Task requirements
Where the records below reach the line containing "Decide: is n", start transcribing, and end with the line containing "List all integers", exactly and with nothing else added.

Data for analysis
######
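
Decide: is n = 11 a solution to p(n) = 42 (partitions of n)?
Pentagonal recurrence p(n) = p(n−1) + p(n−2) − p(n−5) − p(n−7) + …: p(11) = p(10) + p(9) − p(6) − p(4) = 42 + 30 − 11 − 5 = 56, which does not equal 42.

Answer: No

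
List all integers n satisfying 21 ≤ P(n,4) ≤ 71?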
######
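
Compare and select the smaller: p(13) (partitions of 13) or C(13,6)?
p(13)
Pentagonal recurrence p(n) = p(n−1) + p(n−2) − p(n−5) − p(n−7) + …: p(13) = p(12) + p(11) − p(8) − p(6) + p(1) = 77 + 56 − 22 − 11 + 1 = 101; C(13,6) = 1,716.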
######
Answer section
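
Decide: is n = 11 a solution to p(n) = 42 (partitions of n)?
Pentagonal recurrence p(n) = p(n−1) + p(n−2) − p(n−5) − p(n−7) + …: p(11) = p(10) + p(9) − p(6) − p(4) = 42 + 30 − 11 − 5 = 56, which does not equal 42.

Answer: No

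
List all integers n satisfying 21 ≤ P(n,4) ≤ 71?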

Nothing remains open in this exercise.